• **What you should do**
Repeat word for word the line with "Given rho = 1000" and every line after it until the records below run out.

• **Exercise data**
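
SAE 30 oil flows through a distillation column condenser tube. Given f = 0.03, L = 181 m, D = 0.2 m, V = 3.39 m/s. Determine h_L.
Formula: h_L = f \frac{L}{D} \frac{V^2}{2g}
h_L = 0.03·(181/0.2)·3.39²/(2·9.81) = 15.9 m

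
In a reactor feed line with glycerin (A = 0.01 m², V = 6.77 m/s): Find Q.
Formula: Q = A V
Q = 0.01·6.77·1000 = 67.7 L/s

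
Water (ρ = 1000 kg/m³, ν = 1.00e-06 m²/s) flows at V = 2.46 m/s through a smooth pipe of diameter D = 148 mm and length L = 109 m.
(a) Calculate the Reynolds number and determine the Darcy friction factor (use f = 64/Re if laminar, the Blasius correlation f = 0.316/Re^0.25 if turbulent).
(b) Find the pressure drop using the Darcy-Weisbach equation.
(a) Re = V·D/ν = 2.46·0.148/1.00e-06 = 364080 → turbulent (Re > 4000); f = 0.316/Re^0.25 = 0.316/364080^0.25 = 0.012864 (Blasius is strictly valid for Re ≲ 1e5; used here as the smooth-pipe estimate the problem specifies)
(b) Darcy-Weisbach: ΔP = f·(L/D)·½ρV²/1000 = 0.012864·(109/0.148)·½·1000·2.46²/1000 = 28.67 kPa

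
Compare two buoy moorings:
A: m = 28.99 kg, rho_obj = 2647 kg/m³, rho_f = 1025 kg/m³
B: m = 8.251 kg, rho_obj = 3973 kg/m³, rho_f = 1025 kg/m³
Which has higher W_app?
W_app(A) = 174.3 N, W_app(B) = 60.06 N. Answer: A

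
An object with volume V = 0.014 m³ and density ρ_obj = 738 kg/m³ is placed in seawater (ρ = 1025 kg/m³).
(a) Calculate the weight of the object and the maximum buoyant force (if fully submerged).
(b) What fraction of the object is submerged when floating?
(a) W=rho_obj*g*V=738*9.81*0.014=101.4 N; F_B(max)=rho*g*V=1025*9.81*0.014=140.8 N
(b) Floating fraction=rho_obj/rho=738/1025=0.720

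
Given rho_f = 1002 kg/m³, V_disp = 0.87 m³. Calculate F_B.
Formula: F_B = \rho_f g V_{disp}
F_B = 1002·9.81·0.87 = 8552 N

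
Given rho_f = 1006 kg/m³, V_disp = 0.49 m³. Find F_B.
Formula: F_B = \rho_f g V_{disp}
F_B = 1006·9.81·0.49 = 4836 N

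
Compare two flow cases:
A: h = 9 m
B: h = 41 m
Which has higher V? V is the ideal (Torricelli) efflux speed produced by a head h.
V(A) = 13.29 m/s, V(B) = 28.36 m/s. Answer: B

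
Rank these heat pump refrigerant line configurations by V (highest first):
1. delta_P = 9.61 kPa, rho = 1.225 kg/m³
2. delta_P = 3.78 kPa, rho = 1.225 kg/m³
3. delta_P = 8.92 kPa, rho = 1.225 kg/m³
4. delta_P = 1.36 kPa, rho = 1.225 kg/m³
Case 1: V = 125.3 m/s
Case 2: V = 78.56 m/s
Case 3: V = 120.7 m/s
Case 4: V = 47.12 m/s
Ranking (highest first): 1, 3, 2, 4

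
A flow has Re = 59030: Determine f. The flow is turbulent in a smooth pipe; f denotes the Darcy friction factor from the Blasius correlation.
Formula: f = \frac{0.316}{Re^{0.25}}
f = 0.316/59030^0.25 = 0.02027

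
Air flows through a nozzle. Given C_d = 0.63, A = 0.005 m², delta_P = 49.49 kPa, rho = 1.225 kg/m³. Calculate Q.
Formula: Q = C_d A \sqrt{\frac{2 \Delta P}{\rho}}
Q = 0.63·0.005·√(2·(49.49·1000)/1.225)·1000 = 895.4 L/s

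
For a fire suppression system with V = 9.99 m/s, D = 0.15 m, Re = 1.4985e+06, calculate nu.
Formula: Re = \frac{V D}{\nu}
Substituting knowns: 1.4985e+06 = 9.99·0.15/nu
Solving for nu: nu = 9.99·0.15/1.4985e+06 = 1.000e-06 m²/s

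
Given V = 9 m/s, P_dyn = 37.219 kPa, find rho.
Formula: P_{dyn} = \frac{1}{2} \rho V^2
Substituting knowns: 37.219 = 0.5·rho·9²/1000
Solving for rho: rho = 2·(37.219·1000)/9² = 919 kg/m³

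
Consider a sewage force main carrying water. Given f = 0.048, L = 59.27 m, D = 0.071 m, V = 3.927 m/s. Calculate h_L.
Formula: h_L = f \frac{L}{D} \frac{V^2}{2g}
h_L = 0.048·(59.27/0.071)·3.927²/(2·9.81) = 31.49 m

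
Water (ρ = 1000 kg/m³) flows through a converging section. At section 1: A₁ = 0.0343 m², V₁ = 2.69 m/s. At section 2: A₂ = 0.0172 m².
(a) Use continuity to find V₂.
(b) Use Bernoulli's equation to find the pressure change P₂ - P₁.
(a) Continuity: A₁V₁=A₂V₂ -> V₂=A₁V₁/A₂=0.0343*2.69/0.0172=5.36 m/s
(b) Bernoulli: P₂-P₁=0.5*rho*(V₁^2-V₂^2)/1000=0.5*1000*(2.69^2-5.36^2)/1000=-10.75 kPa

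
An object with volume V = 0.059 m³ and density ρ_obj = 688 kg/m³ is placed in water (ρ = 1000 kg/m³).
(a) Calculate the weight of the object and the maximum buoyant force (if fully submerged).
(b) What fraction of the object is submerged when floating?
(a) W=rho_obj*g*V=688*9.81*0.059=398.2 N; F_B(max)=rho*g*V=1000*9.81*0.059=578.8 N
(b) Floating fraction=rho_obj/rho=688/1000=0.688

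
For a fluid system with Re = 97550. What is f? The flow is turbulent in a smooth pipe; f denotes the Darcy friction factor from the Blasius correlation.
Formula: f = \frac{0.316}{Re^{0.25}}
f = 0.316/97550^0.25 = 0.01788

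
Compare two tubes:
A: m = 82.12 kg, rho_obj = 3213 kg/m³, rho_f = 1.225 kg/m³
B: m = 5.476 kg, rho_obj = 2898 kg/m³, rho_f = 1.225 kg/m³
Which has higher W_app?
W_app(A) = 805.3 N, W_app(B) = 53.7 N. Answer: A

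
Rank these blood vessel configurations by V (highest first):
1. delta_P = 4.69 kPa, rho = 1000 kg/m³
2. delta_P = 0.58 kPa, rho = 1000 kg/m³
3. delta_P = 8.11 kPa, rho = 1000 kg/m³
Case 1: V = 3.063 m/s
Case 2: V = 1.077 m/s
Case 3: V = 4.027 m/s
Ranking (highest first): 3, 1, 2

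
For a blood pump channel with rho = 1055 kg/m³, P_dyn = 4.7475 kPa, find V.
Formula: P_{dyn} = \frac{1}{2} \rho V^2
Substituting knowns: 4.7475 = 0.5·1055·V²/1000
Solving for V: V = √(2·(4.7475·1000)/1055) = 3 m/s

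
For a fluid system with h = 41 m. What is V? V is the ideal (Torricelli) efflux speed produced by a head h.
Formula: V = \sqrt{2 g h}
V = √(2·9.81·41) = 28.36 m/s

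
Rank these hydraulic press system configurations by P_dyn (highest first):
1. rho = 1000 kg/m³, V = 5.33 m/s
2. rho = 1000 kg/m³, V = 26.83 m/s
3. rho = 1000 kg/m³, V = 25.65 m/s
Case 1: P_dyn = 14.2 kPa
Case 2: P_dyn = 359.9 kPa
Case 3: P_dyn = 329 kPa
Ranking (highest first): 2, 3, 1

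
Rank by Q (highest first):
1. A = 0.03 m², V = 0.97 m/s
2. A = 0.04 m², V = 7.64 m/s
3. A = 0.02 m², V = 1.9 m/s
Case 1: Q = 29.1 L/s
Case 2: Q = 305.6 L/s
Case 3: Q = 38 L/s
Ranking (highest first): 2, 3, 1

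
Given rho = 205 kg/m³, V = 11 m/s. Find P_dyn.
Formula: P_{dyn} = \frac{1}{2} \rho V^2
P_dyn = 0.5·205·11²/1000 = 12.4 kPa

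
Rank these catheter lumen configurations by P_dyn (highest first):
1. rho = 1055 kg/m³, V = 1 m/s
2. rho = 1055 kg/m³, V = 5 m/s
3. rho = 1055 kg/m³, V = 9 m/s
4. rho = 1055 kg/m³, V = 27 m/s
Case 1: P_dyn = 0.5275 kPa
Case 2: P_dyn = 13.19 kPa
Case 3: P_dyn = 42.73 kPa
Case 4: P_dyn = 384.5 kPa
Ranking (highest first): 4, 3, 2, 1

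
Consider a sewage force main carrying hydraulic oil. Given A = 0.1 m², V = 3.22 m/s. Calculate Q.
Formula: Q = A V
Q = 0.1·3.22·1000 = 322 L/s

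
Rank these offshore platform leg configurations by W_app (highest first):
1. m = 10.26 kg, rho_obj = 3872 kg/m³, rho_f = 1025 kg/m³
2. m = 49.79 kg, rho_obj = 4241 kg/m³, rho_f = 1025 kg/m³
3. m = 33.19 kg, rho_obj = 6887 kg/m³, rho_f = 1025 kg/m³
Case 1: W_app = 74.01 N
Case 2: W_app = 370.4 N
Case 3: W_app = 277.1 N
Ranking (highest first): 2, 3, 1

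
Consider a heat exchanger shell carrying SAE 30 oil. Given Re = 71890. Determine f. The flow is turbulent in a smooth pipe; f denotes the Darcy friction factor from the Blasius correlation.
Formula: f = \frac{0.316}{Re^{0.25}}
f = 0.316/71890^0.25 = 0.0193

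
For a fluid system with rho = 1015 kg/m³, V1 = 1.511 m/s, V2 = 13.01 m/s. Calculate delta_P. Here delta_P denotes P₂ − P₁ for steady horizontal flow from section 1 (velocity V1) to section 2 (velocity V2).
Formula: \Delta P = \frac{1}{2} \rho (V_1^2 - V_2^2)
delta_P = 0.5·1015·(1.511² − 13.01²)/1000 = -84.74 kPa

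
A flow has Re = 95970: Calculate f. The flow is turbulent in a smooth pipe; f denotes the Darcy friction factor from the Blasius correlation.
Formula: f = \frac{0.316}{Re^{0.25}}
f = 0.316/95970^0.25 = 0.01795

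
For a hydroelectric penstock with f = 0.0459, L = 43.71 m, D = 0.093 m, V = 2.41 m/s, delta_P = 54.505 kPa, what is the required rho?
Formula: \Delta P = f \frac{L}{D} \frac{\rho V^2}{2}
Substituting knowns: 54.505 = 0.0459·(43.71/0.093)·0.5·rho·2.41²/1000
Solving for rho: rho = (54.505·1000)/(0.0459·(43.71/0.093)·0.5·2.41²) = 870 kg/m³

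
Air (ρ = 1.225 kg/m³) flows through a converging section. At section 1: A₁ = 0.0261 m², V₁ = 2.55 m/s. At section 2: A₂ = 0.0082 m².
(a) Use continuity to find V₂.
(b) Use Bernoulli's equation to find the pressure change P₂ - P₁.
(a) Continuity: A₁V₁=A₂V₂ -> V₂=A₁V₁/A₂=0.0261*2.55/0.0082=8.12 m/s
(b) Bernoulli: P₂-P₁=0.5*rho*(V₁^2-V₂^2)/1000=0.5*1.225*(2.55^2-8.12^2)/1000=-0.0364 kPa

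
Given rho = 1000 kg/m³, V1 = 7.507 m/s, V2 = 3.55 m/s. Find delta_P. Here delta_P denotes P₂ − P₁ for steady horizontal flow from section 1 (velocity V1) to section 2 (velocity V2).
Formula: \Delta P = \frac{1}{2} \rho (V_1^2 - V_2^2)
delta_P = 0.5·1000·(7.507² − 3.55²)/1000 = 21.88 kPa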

• **Solved problem**
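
Given rho = 1000 kg/m³, V1 = 7.507 m/s, V2 = 3.55 m/s. Find delta_P. Here delta_P denotes P₂ − P₁ for steady horizontal flow from section 1 (velocity V1) to section 2 (velocity V2).
Formula: \Delta P = \frac{1}{2} \rho (V_1^2 - V_2^2)
delta_P = 0.5·1000·(7.507² − 3.55²)/1000 = 21.88 kPa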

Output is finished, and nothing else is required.